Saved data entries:
----

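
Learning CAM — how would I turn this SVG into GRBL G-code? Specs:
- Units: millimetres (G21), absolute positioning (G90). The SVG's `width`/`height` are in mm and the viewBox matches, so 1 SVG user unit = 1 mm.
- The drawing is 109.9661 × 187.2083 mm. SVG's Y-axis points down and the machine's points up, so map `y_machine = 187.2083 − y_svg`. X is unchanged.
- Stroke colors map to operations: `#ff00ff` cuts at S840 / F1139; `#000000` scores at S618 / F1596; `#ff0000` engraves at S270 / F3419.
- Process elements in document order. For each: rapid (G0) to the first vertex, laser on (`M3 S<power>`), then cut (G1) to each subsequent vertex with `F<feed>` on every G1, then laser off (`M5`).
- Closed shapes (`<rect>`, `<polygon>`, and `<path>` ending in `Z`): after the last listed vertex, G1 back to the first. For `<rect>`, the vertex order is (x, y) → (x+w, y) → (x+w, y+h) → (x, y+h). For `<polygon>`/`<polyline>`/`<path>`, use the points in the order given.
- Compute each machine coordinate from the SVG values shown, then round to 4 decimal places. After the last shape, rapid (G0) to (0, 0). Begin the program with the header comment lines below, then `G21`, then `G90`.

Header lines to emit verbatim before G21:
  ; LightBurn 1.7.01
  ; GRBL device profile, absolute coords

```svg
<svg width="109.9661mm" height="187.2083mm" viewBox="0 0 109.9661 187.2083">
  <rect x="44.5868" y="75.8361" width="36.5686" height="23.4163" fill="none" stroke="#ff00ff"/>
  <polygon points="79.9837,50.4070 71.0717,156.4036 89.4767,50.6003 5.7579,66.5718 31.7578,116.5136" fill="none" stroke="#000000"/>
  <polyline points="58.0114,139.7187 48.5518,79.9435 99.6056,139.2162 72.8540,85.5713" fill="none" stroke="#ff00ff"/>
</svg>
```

; LightBurn 1.7.01
; GRBL device profile, absolute coords
G21
G90
G0 X44.5868 Y111.3722
M3 S840
G1 X81.1554 Y111.3722 F1139
G1 X81.1554 Y87.9559 F1139
G1 X44.5868 Y87.9559 F1139
G1 X44.5868 Y111.3722 F1139
M5
G0 X79.9837 Y136.8013
M3 S618
G1 X71.0717 Y30.8047 F1596
G1 X89.4767 Y136.6080 F1596
G1 X5.7579 Y120.6365 F1596
G1 X31.7578 Y70.6947 F1596
G1 X79.9837 Y136.8013 F1596
M5
G0 X58.0114 Y47.4896
M3 S840
G1 X48.5518 Y107.2648 F1139
G1 X99.6056 Y47.9921 F1139
G1 X72.8540 Y101.6370 F1139
M5
G0 X0.0000 Y0.0000

Since the viewBox matches the mm dimensions, user units are millimetres directly. The only transform is the Y-flip y_m = 187.2083 − y_svg.

Shape 1 is a rectangle drawn with `<rect>`. Its stroke #ff00ff means cut at S840, F1139. After flipping Y the toolpath is (44.5868,111.3722) → (81.1554,111.3722) → (81.1554,87.9559) → (44.5868,87.9559) → (44.5868,111.3722), returning to the start.

Shape 2 is a closed polygon drawn with `<polygon>`. Its stroke #000000 means score at S618, F1596. After flipping Y the toolpath is (79.9837,136.8013) → (71.0717,30.8047) → (89.4767,136.6080) → (5.7579,120.6365) → (31.7578,70.6947) → (79.9837,136.8013), returning to the start.

Shape 3 is a open polyline drawn with `<polyline>`. Its stroke #ff00ff means cut at S840, F1139. After flipping Y the toolpath is (58.0114,47.4896) → (48.5518,107.2648) → (99.6056,47.9921) → (72.8540,101.6370).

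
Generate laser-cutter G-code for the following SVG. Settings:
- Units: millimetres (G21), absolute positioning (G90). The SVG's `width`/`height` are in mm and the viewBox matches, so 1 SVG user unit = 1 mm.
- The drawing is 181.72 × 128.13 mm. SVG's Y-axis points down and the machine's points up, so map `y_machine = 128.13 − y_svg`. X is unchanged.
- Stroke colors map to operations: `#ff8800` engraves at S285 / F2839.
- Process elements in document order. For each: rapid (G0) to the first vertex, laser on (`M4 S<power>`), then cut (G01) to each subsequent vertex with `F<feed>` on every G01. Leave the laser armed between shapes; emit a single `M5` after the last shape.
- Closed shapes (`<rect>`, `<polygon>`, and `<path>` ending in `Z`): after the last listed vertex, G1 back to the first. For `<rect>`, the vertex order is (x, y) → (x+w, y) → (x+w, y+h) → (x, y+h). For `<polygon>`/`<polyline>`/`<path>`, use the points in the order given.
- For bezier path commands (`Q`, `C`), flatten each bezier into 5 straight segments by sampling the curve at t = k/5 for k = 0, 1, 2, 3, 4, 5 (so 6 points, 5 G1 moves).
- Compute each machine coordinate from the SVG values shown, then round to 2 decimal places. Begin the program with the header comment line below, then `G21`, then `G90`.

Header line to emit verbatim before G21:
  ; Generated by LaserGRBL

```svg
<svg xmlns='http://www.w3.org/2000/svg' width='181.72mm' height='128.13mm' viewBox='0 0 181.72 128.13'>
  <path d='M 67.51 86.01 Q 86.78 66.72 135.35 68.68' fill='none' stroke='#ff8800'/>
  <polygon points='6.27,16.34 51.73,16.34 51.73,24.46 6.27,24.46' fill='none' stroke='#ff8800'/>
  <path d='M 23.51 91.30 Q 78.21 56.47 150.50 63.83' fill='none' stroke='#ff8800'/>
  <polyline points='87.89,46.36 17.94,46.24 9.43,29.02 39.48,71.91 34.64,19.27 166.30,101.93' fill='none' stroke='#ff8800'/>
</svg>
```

; Generated by LaserGRBL
G21
G90
G0 X67.51 Y42.12
M4 S285
G01 X76.39 Y48.99 F2839
G01 X87.61 Y54.15 F2839
G01 X101.18 Y57.62 F2839
G01 X117.09 Y59.38 F2839
G01 X135.35 Y59.45 F2839
G0 X6.27 Y111.79
M4 S285
G01 X51.73 Y111.79 F2839
G01 X51.73 Y103.67 F2839
G01 X6.27 Y103.67 F2839
G01 X6.27 Y111.79 F2839
G0 X23.51 Y36.83
M4 S285
G01 X46.09 Y49.07 F2839
G01 X70.08 Y57.94 F2839
G01 X95.48 Y63.44 F2839
G01 X122.29 Y65.56 F2839
G01 X150.50 Y64.30 F2839
G0 X87.89 Y81.77
M4 S285
G01 X17.94 Y81.89 F2839
G01 X9.43 Y99.11 F2839
G01 X39.48 Y56.22 F2839
G01 X34.64 Y108.86 F2839
G01 X166.30 Y26.20 F2839
M5

viewBox `0 0 181.72 128.13` with mm width/height → 1 unit = 1 mm. Flip: y_m = 128.13 − y_svg.

**Shape 1** — `<path>` quadratic bezier, stroke `#ff8800` → engrave (S285, F2839). Control points (SVG): P0=(67.51,86.01), P1=(86.78,66.72), P2=(135.35,68.68); sampled at t=k/5. Machine vertices: (67.51,42.12) → (76.39,48.99) → (87.61,54.15) → (101.18,57.62) → (117.09,59.38) → (135.35,59.45). Open path.

**Shape 2** — `<polygon>` rectangle, stroke `#ff8800` → engrave (S285, F2839). Machine vertices: (6.27,111.79) → (51.73,111.79) → (51.73,103.67) → (6.27,103.67) → (6.27,111.79). Closed: final G1 returns to the first vertex.

**Shape 3** — `<path>` quadratic bezier, stroke `#ff8800` → engrave (S285, F2839). Control points (SVG): P0=(23.51,91.30), P1=(78.21,56.47), P2=(150.50,63.83); sampled at t=k/5. Machine vertices: (23.51,36.83) → (46.09,49.07) → (70.08,57.94) → (95.48,63.44) → (122.29,65.56) → (150.50,64.30). Open path.

**Shape 4** — `<polyline>` open polyline, stroke `#ff8800` → engrave (S285, F2839). Machine vertices: (87.89,81.77) → (17.94,81.89) → (9.43,99.11) → (39.48,56.22) → (34.64,108.86) → (166.30,26.20). Open path.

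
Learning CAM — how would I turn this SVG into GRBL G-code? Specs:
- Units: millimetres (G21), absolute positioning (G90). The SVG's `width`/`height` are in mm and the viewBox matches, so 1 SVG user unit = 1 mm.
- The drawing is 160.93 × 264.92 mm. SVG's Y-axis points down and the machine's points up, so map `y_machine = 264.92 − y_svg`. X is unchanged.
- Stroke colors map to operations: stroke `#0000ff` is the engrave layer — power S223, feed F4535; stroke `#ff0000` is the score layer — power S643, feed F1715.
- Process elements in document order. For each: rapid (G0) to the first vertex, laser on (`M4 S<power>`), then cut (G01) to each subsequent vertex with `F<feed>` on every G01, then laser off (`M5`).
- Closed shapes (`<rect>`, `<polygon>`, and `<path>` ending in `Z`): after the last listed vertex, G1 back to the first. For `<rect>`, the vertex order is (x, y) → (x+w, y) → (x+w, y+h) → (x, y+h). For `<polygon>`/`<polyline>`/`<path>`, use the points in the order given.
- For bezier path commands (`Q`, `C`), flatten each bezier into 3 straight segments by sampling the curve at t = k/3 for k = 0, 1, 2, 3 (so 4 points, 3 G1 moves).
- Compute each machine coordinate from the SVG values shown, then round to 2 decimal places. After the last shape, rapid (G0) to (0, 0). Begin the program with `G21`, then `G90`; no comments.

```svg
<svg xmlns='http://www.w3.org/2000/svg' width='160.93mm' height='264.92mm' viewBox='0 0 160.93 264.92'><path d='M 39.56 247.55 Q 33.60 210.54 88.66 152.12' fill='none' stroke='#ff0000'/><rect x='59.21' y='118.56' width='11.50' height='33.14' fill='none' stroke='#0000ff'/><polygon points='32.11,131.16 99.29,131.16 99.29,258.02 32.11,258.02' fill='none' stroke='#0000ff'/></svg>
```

viewBox `0 0 160.93 264.92` with mm width/height → 1 unit = 1 mm. Flip: y_m = 264.92 − y_svg.

**Shape 1** — `<path>` quadratic bezier, stroke `#ff0000` → score (S643, F1715). Control points (SVG): P0=(39.56,247.55), P1=(33.60,210.54), P2=(88.66,152.12); sampled at t=k/3. Machine vertices: (39.56,17.37) → (42.37,44.42) → (58.73,76.23) → (88.66,112.80). Open path.

**Shape 2** — `<rect>` rectangle, stroke `#0000ff` → engrave (S223, F4535). Machine vertices: (59.21,146.36) → (70.71,146.36) → (70.71,113.22) → (59.21,113.22) → (59.21,146.36). Closed: final G1 returns to the first vertex.

**Shape 3** — `<polygon>` rectangle, stroke `#0000ff` → engrave (S223, F4535). Machine vertices: (32.11,133.76) → (99.29,133.76) → (99.29,6.90) → (32.11,6.90) → (32.11,133.76). Closed: final G1 returns to the first vertex.

G21
G90
G0 X39.56 Y17.37
M4 S643
G01 X42.37 Y44.42 F1715
G01 X58.73 Y76.23 F1715
G01 X88.66 Y112.80 F1715
M5
G0 X59.21 Y146.36
M4 S223
G01 X70.71 Y146.36 F4535
G01 X70.71 Y113.22 F4535
G01 X59.21 Y113.22 F4535
G01 X59.21 Y146.36 F4535
M5
G0 X32.11 Y133.76
M4 S223
G01 X99.29 Y133.76 F4535
G01 X99.29 Y6.90 F4535
G01 X32.11 Y6.90 F4535
G01 X32.11 Y133.76 F4535
M5
G0 X0.00 Y0.00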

----

| WORK TO BE COMPLETED |
Work through the entries above line by line, counting each one that includes the word "then", and give the final number only.

| PROBLEM SOLUTION |
6